BEGIN AVAILABLE DATA

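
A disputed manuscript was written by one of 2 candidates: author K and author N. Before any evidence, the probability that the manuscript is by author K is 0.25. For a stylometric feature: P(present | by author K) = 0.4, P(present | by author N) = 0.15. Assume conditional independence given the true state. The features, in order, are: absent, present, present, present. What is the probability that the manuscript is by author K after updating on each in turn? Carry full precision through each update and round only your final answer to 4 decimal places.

0.8169

After 'absent': P(author K) = 0.6·0.2500 / (0.6·0.2500 + 0.85·0.7500) ≈ 0.1905
After 'present': P(author K) = 0.4·0.1905 / (0.4·0.1905 + 0.15·0.8095) ≈ 0.3855
After 'present': P(author K) = 0.4·0.3855 / (0.4·0.3855 + 0.15·0.6145) ≈ 0.6259
After 'present': P(author K) = 0.4·0.6259 / (0.4·0.6259 + 0.15·0.3741) ≈ 0.8169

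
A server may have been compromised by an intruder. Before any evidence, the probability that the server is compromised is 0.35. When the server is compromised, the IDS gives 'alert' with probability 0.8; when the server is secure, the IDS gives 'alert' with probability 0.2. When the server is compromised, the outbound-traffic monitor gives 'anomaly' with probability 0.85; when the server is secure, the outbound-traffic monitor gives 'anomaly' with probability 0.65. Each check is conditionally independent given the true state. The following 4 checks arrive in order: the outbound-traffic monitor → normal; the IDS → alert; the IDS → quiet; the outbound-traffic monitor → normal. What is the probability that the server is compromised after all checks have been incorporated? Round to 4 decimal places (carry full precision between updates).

Apply Bayes' rule sequentially, carrying P(compromised) forward.
After the outbound-traffic monitor='normal': P(compromised) = 0.15·0.3500 / (0.15·0.3500 + 0.35·0.6500) ≈ 0.1875
After the IDS='alert': P(compromised) = 0.8·0.1875 / (0.8·0.1875 + 0.2·0.8125) ≈ 0.4800
After the IDS='quiet': P(compromised) = 0.2·0.4800 / (0.2·0.4800 + 0.8·0.5200) ≈ 0.1875
After the outbound-traffic monitor='normal': P(compromised) = 0.15·0.1875 / (0.15·0.1875 + 0.35·0.8125) ≈ 0.0900

0.0900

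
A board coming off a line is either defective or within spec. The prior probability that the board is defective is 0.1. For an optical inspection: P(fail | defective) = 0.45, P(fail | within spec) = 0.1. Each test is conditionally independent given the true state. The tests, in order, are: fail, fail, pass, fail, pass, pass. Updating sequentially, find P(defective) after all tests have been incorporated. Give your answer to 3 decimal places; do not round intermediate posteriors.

0.698

After 'fail': P(defective) = 0.45·0.1000 / (0.45·0.1000 + 0.1·0.9000) ≈ 0.3333
After 'fail': P(defective) = 0.45·0.3333 / (0.45·0.3333 + 0.1·0.6667) ≈ 0.6923
After 'pass': P(defective) = 0.55·0.6923 / (0.55·0.6923 + 0.9·0.3077) ≈ 0.5789
After 'fail': P(defective) = 0.45·0.5789 / (0.45·0.5789 + 0.1·0.4211) ≈ 0.8609
After 'pass': P(defective) = 0.55·0.8609 / (0.55·0.8609 + 0.9·0.1391) ≈ 0.7908
After 'pass': P(defective) = 0.55·0.7908 / (0.55·0.7908 + 0.9·0.2092) ≈ 0.6980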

END AVAILABLE DATA

- EXERCISE DESCRIPTION: Every line of the data is to be printed again exactly.

- YOUR SOLUTION:
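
A disputed manuscript was written by one of 2 candidates: author K and author N. Before any evidence, the probability that the manuscript is by author K is 0.25. For a stylometric feature: P(present | by author K) = 0.4, P(present | by author N) = 0.15. Assume conditional independence given the true state. The features, in order, are: absent, present, present, present. What is the probability that the manuscript is by author K after updating on each in turn? Carry full precision through each update and round only your final answer to 4 decimal places.

0.8169

After 'absent': P(author K) = 0.6·0.2500 / (0.6·0.2500 + 0.85·0.7500) ≈ 0.1905
After 'present': P(author K) = 0.4·0.1905 / (0.4·0.1905 + 0.15·0.8095) ≈ 0.3855
After 'present': P(author K) = 0.4·0.3855 / (0.4·0.3855 + 0.15·0.6145) ≈ 0.6259
After 'present': P(author K) = 0.4·0.6259 / (0.4·0.6259 + 0.15·0.3741) ≈ 0.8169

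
A server may have been compromised by an intruder. Before any evidence, the probability that the server is compromised is 0.35. When the server is compromised, the IDS gives 'alert' with probability 0.8; when the server is secure, the IDS gives 'alert' with probability 0.2. When the server is compromised, the outbound-traffic monitor gives 'anomaly' with probability 0.85; when the server is secure, the outbound-traffic monitor gives 'anomaly' with probability 0.65. Each check is conditionally independent given the true state. The following 4 checks arrive in order: the outbound-traffic monitor → normal; the IDS → alert; the IDS → quiet; the outbound-traffic monitor → normal. What is the probability that the server is compromised after all checks have been incorporated? Round to 4 decimal places (carry full precision between updates).

Apply Bayes' rule sequentially, carrying P(compromised) forward.
After the outbound-traffic monitor='normal': P(compromised) = 0.15·0.3500 / (0.15·0.3500 + 0.35·0.6500) ≈ 0.1875
After the IDS='alert': P(compromised) = 0.8·0.1875 / (0.8·0.1875 + 0.2·0.8125) ≈ 0.4800
After the IDS='quiet': P(compromised) = 0.2·0.4800 / (0.2·0.4800 + 0.8·0.5200) ≈ 0.1875
After the outbound-traffic monitor='normal': P(compromised) = 0.15·0.1875 / (0.15·0.1875 + 0.35·0.8125) ≈ 0.0900

0.0900

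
A board coming off a line is either defective or within spec. The prior probability that the board is defective is 0.1. For an optical inspection: P(fail | defective) = 0.45, P(fail | within spec) = 0.1. Each test is conditionally independent given the true state. The tests, in order, are: fail, fail, pass, fail, pass, pass. Updating sequentially, find P(defective) after all tests have been incorporated. Give your answer to 3 decimal places; do not round intermediate posteriors.

0.698

After 'fail': P(defective) = 0.45·0.1000 / (0.45·0.1000 + 0.1·0.9000) ≈ 0.3333
After 'fail': P(defective) = 0.45·0.3333 / (0.45·0.3333 + 0.1·0.6667) ≈ 0.6923
After 'pass': P(defective) = 0.55·0.6923 / (0.55·0.6923 + 0.9·0.3077) ≈ 0.5789
After 'fail': P(defective) = 0.45·0.5789 / (0.45·0.5789 + 0.1·0.4211) ≈ 0.8609
After 'pass': P(defective) = 0.55·0.8609 / (0.55·0.8609 + 0.9·0.1391) ≈ 0.7908
After 'pass': P(defective) = 0.55·0.7908 / (0.55·0.7908 + 0.9·0.2092) ≈ 0.6980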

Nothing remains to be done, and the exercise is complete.